[Recorded data]
.....

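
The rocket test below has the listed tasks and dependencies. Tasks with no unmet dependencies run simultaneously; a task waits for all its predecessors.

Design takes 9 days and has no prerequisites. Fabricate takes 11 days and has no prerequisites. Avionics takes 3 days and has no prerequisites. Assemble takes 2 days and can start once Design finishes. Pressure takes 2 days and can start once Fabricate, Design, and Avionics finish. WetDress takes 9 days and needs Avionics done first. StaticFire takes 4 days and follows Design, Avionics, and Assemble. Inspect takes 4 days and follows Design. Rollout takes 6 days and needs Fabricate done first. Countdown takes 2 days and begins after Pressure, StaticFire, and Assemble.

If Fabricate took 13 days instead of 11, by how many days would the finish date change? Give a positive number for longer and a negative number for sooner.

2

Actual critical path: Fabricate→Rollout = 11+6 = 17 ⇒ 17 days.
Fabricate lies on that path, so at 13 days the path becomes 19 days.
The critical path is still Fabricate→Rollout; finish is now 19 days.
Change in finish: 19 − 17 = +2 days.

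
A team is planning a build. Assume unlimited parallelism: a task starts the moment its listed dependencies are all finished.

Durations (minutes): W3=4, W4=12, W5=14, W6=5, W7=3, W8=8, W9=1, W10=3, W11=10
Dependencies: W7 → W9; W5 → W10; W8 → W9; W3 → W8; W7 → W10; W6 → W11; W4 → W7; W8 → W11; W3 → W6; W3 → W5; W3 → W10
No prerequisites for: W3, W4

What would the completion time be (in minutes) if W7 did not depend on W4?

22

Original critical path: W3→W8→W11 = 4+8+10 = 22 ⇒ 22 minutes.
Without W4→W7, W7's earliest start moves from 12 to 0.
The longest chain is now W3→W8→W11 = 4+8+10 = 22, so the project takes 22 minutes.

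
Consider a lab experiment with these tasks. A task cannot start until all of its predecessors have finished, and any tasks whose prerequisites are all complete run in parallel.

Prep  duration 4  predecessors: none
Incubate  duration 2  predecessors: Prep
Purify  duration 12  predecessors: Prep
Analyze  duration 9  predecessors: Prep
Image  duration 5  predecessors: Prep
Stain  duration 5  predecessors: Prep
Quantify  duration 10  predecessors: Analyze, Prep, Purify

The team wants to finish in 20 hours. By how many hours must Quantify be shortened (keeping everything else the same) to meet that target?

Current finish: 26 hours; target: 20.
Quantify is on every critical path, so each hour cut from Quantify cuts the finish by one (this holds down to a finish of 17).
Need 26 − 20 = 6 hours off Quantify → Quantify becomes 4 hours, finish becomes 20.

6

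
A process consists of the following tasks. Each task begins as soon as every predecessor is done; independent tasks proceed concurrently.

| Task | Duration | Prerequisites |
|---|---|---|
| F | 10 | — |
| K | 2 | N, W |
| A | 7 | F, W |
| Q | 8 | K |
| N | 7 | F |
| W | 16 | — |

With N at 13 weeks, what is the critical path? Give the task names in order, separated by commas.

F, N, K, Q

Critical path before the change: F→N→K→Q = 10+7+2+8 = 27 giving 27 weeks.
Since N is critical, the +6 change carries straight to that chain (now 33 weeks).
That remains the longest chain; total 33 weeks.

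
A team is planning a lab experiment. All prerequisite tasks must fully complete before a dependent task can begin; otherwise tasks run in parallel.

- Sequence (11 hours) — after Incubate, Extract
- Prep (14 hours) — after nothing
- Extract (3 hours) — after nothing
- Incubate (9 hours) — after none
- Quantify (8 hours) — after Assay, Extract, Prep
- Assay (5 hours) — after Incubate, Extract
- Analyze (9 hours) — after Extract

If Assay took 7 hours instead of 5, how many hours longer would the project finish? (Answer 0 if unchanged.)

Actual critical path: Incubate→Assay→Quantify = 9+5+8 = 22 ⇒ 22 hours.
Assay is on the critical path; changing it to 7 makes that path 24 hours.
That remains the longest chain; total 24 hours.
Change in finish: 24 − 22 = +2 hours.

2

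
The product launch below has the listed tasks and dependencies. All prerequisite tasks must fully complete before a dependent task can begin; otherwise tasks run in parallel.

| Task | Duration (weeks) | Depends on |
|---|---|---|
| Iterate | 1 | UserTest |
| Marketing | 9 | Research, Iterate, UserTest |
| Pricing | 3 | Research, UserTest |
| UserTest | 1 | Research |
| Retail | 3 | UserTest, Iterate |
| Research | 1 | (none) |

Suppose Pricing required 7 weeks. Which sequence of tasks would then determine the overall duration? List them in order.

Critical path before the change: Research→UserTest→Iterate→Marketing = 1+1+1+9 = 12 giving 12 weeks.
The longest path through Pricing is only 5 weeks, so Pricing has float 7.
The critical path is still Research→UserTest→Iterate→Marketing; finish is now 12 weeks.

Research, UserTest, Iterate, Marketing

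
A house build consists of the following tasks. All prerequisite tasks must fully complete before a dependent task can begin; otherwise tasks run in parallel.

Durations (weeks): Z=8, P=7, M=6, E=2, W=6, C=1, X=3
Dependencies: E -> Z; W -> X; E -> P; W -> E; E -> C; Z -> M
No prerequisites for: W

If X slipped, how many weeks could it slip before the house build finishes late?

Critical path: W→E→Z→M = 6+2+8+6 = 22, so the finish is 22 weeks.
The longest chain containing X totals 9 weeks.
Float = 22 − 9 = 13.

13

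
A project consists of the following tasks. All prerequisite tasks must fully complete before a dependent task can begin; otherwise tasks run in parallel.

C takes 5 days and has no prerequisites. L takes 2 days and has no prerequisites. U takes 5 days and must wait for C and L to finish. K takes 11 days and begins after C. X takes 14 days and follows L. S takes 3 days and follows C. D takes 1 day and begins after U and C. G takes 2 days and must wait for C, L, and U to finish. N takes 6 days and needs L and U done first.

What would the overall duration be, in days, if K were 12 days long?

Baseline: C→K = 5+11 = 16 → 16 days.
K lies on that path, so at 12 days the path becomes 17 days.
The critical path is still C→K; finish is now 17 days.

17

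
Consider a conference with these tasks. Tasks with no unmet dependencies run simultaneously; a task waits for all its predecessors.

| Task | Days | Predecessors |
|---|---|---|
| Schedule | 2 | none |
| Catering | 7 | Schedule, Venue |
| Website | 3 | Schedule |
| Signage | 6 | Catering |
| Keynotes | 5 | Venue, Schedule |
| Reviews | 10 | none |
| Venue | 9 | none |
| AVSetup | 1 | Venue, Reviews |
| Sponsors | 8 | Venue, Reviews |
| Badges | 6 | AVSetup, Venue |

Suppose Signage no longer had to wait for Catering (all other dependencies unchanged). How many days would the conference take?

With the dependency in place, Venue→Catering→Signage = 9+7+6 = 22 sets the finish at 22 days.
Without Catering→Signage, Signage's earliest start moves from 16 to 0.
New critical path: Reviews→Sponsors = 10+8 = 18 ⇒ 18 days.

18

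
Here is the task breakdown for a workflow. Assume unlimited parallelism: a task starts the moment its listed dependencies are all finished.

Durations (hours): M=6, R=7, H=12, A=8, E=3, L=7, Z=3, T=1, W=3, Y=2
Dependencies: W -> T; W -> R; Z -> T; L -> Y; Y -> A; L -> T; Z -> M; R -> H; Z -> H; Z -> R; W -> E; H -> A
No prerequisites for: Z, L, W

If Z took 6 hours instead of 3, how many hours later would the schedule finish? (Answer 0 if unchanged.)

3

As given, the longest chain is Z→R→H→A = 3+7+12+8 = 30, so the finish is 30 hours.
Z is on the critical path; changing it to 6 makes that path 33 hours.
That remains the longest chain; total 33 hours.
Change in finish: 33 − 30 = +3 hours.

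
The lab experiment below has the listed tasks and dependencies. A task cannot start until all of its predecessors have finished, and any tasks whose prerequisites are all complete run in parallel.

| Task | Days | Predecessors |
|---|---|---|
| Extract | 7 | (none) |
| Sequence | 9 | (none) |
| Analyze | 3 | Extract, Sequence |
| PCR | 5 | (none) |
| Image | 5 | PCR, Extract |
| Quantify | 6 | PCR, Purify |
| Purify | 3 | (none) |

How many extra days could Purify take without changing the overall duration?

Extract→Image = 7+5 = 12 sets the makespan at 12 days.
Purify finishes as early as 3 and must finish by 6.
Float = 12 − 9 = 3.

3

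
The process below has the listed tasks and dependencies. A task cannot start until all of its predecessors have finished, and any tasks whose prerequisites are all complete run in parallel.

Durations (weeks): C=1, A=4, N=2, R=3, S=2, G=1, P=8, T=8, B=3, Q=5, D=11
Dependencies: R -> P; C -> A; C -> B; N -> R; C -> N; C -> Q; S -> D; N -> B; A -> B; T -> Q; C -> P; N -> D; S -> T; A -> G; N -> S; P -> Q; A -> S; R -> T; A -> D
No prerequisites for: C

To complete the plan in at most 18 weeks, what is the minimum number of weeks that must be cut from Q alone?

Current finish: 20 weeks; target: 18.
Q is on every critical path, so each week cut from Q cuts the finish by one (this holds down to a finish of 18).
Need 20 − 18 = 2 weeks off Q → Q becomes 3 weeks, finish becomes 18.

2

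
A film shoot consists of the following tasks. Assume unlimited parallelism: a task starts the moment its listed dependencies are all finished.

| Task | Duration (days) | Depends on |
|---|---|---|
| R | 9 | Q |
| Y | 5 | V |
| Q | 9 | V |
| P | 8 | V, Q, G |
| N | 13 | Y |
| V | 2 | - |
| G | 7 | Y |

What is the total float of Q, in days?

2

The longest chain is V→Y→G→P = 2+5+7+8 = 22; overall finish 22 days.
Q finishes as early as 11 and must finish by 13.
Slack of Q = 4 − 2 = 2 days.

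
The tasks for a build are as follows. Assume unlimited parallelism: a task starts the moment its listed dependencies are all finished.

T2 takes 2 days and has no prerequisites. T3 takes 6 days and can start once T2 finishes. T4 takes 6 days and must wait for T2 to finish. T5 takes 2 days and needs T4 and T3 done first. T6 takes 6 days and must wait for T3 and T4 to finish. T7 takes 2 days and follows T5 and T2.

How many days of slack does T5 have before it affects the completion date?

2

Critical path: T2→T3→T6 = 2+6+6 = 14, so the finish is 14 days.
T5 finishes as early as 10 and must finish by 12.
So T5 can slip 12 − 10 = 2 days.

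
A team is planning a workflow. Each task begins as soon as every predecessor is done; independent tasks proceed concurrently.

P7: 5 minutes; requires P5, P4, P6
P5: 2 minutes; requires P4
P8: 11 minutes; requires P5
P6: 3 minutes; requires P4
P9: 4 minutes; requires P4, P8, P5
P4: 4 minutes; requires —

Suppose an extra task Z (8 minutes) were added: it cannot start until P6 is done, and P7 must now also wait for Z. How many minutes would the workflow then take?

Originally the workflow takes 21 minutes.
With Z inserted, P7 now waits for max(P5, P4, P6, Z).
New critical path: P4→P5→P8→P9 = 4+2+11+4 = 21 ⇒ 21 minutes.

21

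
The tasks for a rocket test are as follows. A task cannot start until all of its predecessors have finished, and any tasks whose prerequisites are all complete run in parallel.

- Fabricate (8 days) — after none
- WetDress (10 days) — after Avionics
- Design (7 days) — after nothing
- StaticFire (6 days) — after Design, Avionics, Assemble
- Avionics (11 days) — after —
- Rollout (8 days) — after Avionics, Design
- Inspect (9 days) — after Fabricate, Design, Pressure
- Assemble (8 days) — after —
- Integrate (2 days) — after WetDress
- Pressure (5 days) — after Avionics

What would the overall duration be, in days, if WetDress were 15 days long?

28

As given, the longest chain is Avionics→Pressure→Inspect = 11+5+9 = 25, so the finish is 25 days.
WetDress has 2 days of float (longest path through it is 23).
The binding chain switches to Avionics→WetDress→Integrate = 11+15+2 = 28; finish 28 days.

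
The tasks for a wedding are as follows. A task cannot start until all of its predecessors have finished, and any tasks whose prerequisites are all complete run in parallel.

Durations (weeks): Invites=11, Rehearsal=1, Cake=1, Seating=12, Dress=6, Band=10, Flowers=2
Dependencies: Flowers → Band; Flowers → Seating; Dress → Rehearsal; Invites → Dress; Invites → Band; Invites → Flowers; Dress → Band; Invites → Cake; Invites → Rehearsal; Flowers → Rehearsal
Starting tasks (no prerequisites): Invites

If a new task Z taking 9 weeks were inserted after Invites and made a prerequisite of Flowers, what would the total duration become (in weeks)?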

.....

What the task requires —
Up to and including the line with "Design takes 9", output each line of the entries above exactly, starting from the first.

Solution to this problem —
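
The rocket test below has the listed tasks and dependencies. Tasks with no unmet dependencies run simultaneously; a task waits for all its predecessors.

Design takes 9 days and has no prerequisites. Fabricate takes 11 days and has no prerequisites. Avionics takes 3 days and has no prerequisites. Assemble takes 2 days and can start once Design finishes. Pressure takes 2 days and can start once Fabricate, Design, and Avionics finish. WetDress takes 9 days and needs Avionics done first. StaticFire takes 4 days and follows Design, Avionics, and Assemble. Inspect takes 4 days and follows Design. Rollout takes 6 days and needs Fabricate done first. Countdown takes 2 days and begins after Pressure, StaticFire, and Assemble.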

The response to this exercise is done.